Segment Open

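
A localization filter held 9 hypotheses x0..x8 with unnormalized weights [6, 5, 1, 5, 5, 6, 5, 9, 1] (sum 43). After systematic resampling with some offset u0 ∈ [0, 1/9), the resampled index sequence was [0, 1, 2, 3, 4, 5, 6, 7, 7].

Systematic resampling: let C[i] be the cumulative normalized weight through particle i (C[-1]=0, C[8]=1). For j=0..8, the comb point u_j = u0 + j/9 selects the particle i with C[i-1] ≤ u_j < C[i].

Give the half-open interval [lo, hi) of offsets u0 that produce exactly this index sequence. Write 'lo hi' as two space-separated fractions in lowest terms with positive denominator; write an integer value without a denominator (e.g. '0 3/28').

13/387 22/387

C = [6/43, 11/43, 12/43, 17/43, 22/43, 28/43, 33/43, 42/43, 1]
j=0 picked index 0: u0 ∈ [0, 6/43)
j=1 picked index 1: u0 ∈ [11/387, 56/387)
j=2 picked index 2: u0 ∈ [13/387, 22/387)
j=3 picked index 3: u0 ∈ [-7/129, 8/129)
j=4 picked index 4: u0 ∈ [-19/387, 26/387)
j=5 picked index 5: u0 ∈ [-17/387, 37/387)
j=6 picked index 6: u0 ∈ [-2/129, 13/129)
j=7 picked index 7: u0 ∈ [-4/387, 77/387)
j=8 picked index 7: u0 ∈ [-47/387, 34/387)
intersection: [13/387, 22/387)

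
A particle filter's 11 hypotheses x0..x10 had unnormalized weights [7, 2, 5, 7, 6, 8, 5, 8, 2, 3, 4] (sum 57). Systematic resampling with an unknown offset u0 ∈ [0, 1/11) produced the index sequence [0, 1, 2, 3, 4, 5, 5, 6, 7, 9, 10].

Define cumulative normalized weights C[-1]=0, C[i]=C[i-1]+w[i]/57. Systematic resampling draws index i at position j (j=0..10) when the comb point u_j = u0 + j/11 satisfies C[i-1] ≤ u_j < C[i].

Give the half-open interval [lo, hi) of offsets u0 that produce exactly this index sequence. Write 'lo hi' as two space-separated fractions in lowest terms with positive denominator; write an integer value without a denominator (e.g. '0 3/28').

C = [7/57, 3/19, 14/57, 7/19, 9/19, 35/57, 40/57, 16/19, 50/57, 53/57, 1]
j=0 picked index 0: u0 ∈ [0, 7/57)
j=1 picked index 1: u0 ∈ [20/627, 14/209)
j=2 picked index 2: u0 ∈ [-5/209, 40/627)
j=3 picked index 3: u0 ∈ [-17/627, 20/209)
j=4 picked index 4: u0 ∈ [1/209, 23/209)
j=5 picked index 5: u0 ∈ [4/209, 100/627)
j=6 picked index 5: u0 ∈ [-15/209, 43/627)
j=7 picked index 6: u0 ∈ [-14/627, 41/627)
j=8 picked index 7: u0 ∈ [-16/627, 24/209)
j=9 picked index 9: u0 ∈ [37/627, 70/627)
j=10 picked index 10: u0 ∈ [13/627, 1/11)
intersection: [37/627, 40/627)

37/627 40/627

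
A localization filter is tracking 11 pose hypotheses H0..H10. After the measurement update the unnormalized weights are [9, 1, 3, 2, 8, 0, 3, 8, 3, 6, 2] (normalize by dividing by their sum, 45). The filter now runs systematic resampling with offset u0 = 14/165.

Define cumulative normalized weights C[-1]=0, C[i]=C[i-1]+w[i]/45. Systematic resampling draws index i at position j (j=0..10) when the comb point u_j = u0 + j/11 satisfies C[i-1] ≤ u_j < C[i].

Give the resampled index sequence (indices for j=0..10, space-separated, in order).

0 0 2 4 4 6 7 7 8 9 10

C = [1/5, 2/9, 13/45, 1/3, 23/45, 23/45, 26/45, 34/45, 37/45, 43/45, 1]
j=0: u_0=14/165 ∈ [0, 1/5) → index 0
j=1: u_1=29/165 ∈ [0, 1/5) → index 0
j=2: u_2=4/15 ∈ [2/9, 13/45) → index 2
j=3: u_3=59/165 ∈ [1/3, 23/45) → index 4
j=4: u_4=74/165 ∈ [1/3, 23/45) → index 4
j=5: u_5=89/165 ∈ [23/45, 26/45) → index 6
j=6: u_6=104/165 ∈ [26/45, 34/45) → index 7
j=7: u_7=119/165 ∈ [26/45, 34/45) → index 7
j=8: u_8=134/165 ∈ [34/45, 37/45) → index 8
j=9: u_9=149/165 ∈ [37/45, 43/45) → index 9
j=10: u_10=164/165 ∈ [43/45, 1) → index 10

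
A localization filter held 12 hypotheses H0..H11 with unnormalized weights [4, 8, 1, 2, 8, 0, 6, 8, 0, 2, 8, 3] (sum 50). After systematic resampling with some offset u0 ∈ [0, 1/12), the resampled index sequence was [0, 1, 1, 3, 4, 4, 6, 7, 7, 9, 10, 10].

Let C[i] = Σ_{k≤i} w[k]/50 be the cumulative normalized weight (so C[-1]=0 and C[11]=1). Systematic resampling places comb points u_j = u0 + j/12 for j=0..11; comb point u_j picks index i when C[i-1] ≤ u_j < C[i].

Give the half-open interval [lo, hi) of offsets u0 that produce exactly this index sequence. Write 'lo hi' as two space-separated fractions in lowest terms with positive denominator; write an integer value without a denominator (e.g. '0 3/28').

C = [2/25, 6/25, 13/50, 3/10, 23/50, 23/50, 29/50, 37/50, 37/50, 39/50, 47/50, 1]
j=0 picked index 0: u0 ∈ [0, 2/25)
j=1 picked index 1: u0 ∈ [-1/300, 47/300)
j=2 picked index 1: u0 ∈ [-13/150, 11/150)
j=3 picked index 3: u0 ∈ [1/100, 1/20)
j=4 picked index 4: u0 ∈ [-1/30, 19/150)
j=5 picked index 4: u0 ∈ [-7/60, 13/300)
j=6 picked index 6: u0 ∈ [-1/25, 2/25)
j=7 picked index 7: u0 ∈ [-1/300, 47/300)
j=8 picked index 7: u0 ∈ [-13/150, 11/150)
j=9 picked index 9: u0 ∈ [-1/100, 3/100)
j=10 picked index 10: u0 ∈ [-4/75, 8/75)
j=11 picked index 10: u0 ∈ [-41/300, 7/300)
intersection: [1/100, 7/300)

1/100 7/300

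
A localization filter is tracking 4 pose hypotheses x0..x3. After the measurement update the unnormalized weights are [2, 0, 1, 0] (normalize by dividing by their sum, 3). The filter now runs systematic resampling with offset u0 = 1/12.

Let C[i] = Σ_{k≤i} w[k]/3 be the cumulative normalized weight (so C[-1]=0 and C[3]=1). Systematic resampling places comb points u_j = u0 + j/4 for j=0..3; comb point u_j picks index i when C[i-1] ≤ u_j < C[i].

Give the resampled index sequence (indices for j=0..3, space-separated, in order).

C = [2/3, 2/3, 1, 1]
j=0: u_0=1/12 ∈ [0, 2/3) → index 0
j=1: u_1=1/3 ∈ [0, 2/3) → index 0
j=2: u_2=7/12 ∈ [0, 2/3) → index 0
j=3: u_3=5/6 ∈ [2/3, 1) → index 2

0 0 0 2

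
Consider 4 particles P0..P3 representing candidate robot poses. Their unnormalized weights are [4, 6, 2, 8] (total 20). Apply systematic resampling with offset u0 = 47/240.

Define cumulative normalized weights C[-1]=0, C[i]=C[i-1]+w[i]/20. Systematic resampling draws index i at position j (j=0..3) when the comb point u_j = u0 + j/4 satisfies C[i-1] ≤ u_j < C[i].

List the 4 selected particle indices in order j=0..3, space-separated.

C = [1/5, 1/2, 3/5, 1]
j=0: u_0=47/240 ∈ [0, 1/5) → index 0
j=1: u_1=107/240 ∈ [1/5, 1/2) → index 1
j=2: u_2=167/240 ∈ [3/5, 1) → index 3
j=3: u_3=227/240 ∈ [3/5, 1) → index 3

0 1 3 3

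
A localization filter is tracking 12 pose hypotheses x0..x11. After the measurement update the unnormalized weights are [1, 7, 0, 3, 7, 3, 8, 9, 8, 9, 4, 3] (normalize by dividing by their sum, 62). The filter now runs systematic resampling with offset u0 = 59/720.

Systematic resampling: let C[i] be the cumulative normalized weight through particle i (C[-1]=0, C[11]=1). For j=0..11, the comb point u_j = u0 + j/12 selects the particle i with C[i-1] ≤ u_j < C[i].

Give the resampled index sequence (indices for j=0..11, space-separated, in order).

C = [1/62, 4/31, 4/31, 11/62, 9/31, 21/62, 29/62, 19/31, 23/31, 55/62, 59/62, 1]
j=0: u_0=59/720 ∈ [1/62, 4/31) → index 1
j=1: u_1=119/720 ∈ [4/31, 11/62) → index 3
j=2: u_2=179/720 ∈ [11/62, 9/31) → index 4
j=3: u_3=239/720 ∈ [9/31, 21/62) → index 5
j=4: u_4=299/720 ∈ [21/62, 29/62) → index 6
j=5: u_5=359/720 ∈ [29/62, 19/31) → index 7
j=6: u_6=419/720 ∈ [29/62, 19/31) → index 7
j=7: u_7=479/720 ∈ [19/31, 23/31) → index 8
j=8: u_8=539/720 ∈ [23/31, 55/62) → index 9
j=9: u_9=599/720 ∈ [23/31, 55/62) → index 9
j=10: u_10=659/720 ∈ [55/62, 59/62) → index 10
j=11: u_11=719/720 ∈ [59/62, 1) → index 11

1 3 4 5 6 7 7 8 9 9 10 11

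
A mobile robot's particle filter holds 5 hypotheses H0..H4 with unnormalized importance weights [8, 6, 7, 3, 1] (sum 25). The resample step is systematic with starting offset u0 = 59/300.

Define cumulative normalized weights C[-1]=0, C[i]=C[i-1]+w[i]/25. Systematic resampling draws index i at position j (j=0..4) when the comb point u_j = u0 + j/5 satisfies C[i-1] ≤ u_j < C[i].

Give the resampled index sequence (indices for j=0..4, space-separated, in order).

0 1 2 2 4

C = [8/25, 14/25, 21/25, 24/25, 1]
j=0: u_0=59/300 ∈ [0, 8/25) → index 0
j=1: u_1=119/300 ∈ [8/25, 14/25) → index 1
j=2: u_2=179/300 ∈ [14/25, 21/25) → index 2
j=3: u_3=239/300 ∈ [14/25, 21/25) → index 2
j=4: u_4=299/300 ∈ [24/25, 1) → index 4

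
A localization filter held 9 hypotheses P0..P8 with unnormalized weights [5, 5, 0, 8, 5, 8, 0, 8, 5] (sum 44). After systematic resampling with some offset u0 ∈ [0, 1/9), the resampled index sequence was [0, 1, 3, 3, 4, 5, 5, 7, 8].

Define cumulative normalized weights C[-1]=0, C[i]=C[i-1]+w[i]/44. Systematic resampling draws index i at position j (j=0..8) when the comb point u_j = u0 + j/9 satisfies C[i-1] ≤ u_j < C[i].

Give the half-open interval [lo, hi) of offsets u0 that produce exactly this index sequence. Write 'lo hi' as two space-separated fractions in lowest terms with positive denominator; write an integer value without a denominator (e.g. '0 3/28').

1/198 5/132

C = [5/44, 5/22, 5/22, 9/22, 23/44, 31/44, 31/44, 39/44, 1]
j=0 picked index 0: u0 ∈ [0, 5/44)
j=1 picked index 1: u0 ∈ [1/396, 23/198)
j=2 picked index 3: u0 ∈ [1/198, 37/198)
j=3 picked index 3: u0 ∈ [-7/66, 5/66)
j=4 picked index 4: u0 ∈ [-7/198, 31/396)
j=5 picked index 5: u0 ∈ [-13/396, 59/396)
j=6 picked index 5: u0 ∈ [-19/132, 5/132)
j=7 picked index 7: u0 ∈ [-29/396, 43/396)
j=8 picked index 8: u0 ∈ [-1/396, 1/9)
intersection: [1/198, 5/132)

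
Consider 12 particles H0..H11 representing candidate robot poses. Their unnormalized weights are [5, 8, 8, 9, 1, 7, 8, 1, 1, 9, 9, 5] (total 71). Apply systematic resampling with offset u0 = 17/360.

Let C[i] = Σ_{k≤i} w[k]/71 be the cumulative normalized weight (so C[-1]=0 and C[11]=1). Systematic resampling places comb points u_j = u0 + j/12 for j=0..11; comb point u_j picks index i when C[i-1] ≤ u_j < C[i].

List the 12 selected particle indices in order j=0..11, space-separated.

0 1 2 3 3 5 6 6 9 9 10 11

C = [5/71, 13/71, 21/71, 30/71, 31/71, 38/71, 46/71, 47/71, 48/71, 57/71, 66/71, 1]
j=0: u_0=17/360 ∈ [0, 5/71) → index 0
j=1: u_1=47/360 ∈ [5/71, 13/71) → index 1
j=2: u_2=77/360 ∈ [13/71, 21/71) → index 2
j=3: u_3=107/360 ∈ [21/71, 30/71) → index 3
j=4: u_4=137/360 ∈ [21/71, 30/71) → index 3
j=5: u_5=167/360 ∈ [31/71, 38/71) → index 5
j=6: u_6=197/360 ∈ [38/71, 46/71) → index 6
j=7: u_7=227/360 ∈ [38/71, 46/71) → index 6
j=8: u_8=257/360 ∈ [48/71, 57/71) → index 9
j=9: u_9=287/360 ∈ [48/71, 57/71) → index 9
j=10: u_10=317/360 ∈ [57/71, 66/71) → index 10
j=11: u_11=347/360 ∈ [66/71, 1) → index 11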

Segment Closed
Segment Open

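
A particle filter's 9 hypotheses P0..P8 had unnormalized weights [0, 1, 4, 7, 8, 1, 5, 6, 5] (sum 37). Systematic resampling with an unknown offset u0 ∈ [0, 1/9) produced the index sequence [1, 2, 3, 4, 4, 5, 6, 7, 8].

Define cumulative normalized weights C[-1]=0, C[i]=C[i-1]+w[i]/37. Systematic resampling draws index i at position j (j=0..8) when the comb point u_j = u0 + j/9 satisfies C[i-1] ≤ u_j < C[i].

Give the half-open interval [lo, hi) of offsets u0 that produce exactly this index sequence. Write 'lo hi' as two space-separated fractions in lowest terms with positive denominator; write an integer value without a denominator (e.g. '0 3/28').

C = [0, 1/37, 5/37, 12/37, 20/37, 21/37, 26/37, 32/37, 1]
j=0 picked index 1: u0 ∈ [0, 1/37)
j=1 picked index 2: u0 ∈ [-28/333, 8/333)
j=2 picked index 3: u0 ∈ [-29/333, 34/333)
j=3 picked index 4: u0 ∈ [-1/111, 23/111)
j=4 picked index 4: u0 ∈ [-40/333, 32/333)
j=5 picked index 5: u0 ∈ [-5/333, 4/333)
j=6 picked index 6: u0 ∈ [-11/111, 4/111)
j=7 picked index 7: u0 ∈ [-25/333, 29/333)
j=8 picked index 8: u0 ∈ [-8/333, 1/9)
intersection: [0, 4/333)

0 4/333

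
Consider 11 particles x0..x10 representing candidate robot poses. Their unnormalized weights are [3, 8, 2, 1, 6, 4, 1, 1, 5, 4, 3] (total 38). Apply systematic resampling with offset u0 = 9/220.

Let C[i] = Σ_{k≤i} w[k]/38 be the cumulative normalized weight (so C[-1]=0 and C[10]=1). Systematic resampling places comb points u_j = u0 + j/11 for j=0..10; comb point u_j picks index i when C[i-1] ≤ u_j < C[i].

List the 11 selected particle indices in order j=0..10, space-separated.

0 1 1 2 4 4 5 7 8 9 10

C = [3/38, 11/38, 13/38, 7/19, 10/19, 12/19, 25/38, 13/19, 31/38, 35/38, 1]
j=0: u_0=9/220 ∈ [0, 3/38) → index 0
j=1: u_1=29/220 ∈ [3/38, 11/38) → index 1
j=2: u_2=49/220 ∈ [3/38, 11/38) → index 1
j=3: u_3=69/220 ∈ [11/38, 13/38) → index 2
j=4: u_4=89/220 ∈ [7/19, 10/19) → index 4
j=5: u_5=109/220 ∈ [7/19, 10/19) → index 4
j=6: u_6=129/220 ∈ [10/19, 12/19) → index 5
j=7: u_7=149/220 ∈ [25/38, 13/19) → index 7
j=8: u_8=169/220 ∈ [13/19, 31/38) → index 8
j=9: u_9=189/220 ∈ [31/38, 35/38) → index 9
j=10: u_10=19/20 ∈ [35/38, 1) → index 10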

Segment Closed
Segment Open

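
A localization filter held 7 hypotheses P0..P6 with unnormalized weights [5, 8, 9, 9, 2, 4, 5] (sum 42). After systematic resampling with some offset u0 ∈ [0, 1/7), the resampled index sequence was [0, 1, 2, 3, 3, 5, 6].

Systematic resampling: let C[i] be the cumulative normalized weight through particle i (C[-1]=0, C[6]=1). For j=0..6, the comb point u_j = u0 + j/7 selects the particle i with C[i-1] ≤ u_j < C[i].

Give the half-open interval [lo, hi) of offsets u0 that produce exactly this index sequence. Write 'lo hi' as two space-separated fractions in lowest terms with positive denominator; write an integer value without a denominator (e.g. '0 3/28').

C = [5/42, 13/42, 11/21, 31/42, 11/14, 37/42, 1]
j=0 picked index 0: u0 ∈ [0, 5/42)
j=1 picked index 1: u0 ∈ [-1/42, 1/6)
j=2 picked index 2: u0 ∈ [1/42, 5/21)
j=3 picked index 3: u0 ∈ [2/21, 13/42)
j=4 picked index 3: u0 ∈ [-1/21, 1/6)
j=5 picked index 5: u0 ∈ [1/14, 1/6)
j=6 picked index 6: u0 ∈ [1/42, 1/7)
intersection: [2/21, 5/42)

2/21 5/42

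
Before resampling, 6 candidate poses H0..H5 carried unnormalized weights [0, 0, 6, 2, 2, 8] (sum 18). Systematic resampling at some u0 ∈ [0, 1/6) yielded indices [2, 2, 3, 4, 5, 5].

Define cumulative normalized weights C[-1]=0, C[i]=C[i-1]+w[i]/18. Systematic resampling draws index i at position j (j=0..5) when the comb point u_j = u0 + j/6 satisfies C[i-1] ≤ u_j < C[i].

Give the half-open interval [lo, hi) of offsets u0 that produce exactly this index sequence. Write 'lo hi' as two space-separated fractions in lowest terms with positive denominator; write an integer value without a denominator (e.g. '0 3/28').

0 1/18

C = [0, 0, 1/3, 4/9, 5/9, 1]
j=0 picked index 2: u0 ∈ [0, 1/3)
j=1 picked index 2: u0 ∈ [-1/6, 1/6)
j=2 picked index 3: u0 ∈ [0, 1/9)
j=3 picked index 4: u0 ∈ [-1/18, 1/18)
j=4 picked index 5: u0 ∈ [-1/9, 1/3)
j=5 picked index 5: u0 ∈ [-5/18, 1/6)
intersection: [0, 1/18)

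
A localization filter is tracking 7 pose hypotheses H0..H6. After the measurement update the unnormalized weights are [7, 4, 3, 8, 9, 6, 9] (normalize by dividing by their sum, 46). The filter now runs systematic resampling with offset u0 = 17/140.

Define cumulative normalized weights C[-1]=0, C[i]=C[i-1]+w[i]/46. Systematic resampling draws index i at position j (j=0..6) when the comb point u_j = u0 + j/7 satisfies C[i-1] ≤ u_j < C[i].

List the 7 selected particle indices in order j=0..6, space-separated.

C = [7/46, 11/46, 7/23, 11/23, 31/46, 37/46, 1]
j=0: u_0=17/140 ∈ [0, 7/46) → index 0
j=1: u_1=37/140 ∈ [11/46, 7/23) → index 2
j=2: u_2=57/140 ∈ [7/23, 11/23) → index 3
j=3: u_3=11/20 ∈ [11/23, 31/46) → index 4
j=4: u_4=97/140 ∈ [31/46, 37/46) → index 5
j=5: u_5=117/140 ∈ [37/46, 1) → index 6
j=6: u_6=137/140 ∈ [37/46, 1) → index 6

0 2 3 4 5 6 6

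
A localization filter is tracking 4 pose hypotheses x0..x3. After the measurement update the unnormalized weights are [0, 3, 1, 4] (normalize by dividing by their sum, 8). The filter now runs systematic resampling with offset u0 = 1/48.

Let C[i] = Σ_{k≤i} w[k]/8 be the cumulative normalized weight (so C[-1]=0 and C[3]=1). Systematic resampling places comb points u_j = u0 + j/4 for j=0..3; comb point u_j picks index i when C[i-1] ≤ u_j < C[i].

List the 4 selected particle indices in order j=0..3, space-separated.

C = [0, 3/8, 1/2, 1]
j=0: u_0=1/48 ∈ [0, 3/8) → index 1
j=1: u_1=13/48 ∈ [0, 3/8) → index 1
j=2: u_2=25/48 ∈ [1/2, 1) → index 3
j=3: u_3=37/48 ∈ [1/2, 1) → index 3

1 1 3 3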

Segment Closed

The range runs from the line with "A localization filter held 9 hypotheses x0..x8" up to and including the line with "weights C[-1]=0, C[i]=C[i-1]+w[i]/57." in the listing above; please write out exactly those lines and nothing more.

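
A localization filter held 9 hypotheses x0..x8 with unnormalized weights [6, 5, 1, 5, 5, 6, 5, 9, 1] (sum 43). After systematic resampling with some offset u0 ∈ [0, 1/9), the resampled index sequence was [0, 1, 2, 3, 4, 5, 6, 7, 7].

Systematic resampling: let C[i] be the cumulative normalized weight through particle i (C[-1]=0, C[8]=1). For j=0..8, the comb point u_j = u0 + j/9 selects the particle i with C[i-1] ≤ u_j < C[i].

Give the half-open interval [lo, hi) of offsets u0 that produce exactly this index sequence. Write 'lo hi' as two space-separated fractions in lowest terms with positive denominator; write an integer value without a denominator (e.g. '0 3/28').

13/387 22/387

C = [6/43, 11/43, 12/43, 17/43, 22/43, 28/43, 33/43, 42/43, 1]
j=0 picked index 0: u0 ∈ [0, 6/43)
j=1 picked index 1: u0 ∈ [11/387, 56/387)
j=2 picked index 2: u0 ∈ [13/387, 22/387)
j=3 picked index 3: u0 ∈ [-7/129, 8/129)
j=4 picked index 4: u0 ∈ [-19/387, 26/387)
j=5 picked index 5: u0 ∈ [-17/387, 37/387)
j=6 picked index 6: u0 ∈ [-2/129, 13/129)
j=7 picked index 7: u0 ∈ [-4/387, 77/387)
j=8 picked index 7: u0 ∈ [-47/387, 34/387)
intersection: [13/387, 22/387)

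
A particle filter's 11 hypotheses x0..x10 had unnormalized weights [7, 2, 5, 7, 6, 8, 5, 8, 2, 3, 4] (sum 57). Systematic resampling with an unknown offset u0 ∈ [0, 1/11) produced the index sequence [0, 1, 2, 3, 4, 5, 5, 6, 7, 9, 10].

Define cumulative normalized weights C[-1]=0, C[i]=C[i-1]+w[i]/57. Systematic resampling draws index i at position j (j=0..10) when the comb point u_j = u0 + j/11 satisfies C[i-1] ≤ u_j < C[i].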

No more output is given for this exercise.